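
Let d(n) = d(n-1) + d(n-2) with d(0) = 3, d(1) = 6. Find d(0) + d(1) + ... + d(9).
Computing the sequence terms: 3, 6, 9, 15, 24, 39, 63, 102, 165, 267
Adding these values together:

693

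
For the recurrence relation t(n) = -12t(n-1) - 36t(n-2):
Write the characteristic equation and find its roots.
Substitute t(n) = rⁿ and divide through by rⁿ⁻²: r² + 12r + 36 = 0
Factor: (r + 6)² = 0, so r = -6 (double root).
General solution: t(n) = (A + Bn)·(-6)ⁿ

Characteristic: r² + 12r + 36 = 0, Roots: r = -6 (double root)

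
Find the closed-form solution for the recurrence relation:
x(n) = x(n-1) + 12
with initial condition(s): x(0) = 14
Recurrence: x(n) = x(n-1) + 12, initial: x(0) = 14.
Each step adds 12, so x(n) = x(0) + 12n = 12n + 14.

x(n) = 12n + 14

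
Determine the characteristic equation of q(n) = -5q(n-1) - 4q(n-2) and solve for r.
Substitute q(n) = rⁿ and divide through by rⁿ⁻²: r² + 5r + 4 = 0
Factor: (r + 4)(r + 1) = 0, so r = -4, -1.
General solution: q(n) = A·(-4)ⁿ + B·(-1)ⁿ

Characteristic: r² + 5r + 4 = 0, Roots: r = -4, -1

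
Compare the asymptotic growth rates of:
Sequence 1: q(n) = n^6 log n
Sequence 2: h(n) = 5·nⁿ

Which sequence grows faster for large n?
Comparing growth rates:
Growth-rate hierarchy: log n ≺ any polynomial ≺ any exponential cⁿ (c>1) ≺ n! ≺ nⁿ.
super-exponential nⁿ dominates polynomial degree 6 (with log factor) asymptotically.

h(n) grows faster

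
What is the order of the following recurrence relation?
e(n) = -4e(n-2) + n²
The order is the largest lag k for which e(n-k) appears. Here the deepest term is e(n-2) (the n² term is non-homogeneous and does not affect the order), so the order is 2.

Order 2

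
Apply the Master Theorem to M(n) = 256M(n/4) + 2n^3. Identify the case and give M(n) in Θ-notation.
Master Theorem template: M(n) = a·M(n/b) + f(n).
Here: a=256, b=4, f(n)=2n^3
Compute log_b(a) = log_4(256) = 4.
f(n) = 2n^3 = O(n^(4-ε)) with ε = 1. Case 1: M(n) = Θ(n^log_b(a)) = Θ(n^4).

Case 1: M(n) = Θ(n^4)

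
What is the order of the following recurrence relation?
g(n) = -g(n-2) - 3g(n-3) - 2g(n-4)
The order is the largest lag k for which g(n-k) appears. Here the deepest term is g(n-4), so the order is 4.

Order 4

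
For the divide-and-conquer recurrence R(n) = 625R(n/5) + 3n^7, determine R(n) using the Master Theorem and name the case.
Master Theorem template: R(n) = a·R(n/b) + f(n).
Here: a=625, b=5, f(n)=3n^7
Compute log_b(a) = log_5(625) = 4.
f(n) = 3n^7 = Ω(n^(4+ε)) with ε = 3, and the regularity condition holds (a·f(n/b) = (a/b^7)·f(n) with a/b^7 = 5^-3 < 1). Case 3: R(n) = Θ(f(n)) = Θ(n^7).

Case 3: R(n) = Θ(n^7)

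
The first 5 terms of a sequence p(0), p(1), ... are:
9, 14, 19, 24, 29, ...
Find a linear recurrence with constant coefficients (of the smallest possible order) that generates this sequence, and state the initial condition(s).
Look for the lowest-order linear relation among consecutive terms.
Observation: consecutive differences are constant (= 5).
Check at n=2: 1·14 + 5 = 19. ✓

p(n) = p(n-1) + 5, p(0) = 9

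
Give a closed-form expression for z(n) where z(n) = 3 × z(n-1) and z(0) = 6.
Recurrence: z(n) = 3 × z(n-1), initial: z(0) = 6.
Each term is 3 times the previous, so this is geometric with ratio 3. After n steps: z(n) = z(0)·3ⁿ = 6·3ⁿ.

z(n) = 6·3ⁿ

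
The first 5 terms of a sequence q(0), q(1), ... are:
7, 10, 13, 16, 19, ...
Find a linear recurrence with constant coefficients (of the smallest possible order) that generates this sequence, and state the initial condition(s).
Look for the lowest-order linear relation among consecutive terms.
Observation: consecutive differences are constant (= 3).
Check at n=2: 1·10 + 3 = 13. ✓

q(n) = q(n-1) + 3, q(0) = 7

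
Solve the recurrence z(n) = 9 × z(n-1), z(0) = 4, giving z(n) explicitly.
Recurrence: z(n) = 9 × z(n-1), initial: z(0) = 4.
Each term is 9 times the previous, so this is geometric with ratio 9. After n steps: z(n) = z(0)·9ⁿ = 4·9ⁿ.

z(n) = 4·9ⁿ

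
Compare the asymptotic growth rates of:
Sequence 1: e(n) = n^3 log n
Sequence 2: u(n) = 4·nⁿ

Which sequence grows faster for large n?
Comparing growth rates:
Growth-rate hierarchy: log n ≺ any polynomial ≺ any exponential cⁿ (c>1) ≺ n! ≺ nⁿ.
super-exponential nⁿ dominates polynomial degree 3 (with log factor) asymptotically.

u(n) grows faster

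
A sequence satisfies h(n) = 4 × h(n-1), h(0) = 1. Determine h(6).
Computing step by step:
h(0) = 1
h(1) = 4 × 1 = 4
h(2) = 4 × 4 = 16
h(3) = 4 × 16 = 64
h(4) = 4 × 64 = 256
h(5) = 4 × 256 = 1024
h(6) = 4 × 1024 = 4096

4096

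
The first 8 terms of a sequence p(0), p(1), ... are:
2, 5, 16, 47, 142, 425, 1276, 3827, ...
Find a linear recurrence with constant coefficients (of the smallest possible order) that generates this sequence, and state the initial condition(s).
Look for the lowest-order linear relation among consecutive terms.
Observation: p(n) - 2·p(n-1) - (3)·p(n-2) = 0 holds for the shown terms, and no order-1 relation p(n) = α·p(n-1) + β fits.
Check at n=3: 2·16 + (3)·5 = 47. ✓

p(n) = 2p(n-1) + 3p(n-2), p(0) = 2, p(1) = 5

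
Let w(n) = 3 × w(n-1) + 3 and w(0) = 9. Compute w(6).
Computing step by step:
w(0) = 9
w(1) = 3 × 9 + 3 = 30
w(2) = 3 × 30 + 3 = 93
w(3) = 3 × 93 + 3 = 282
w(4) = 3 × 282 + 3 = 849
w(5) = 3 × 849 + 3 = 2550
w(6) = 3 × 2550 + 3 = 7653

7653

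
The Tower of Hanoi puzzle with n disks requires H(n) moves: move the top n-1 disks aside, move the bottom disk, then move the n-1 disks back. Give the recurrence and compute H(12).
Moving n disks = move the top n-1 disks aside (H(n-1) moves) + move the largest disk (1 move) + move the n-1 disks back on top (H(n-1) moves), so H(n) = 2H(n-1) + 1, with H(1) = 1 (a single disk takes one move).
First terms: 1, 3, 7, 15, 31, 63, … — each is one less than a power of 2. Indeed H(n) + 1 = 2(H(n-1) + 1) with H(1) + 1 = 2, so H(n) + 1 = 2ⁿ and H(n) = 2ⁿ - 1.
Hence H(12) = 2^12 - 1 = 4096 - 1 = 4095.

H(n) = 2H(n-1) + 1, H(1) = 1; H(12) = 4095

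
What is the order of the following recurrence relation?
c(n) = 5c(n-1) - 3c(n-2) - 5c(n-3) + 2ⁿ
The order is the largest lag k for which c(n-k) appears. Here the deepest term is c(n-3) (the 2ⁿ term is non-homogeneous and does not affect the order), so the order is 3.

Order 3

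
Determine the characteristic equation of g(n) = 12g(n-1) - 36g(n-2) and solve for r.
Substitute g(n) = rⁿ and divide through by rⁿ⁻²: r² - 12r + 36 = 0
Factor: (r - 6)² = 0, so r = 6 (double root).
General solution: g(n) = (A + Bn)·6ⁿ

Characteristic: r² - 12r + 36 = 0, Roots: r = 6 (double root)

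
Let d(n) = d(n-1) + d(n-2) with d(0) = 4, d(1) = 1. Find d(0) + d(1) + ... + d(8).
Computing the sequence terms: 4, 1, 5, 6, 11, 17, 28, 45, 73
Adding these values together:

190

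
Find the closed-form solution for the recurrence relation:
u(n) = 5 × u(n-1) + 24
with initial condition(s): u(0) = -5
Recurrence: u(n) = 5 × u(n-1) + 24, initial: u(0) = -5.
Try u(n) = A·5ⁿ + C. Substituting: A·5ⁿ + C = 5(A·5ⁿ⁻¹ + C) + 24 = A·5ⁿ + 5C + 24, so C = 5C + 24, giving C = -6. Then u(0) = A - 6 = -5 gives A = 1.

u(n) = 5ⁿ - 6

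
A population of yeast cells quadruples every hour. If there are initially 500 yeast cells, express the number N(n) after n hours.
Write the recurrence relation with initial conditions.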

DESCRIPTION OF THE TASK:
Take the entries above and return only the lines from the one with "Give a closed-form" to the one with "7, 10, 13, 16, 19, ...", both included, unchanged.

SOLVED EXERCISE:
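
Give a closed-form expression for z(n) where z(n) = 3 × z(n-1) and z(0) = 6.
Recurrence: z(n) = 3 × z(n-1), initial: z(0) = 6.
Each term is 3 times the previous, so this is geometric with ratio 3. After n steps: z(n) = z(0)·3ⁿ = 6·3ⁿ.

z(n) = 6·3ⁿ

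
The first 5 terms of a sequence q(0), q(1), ... are:
7, 10, 13, 16, 19, ...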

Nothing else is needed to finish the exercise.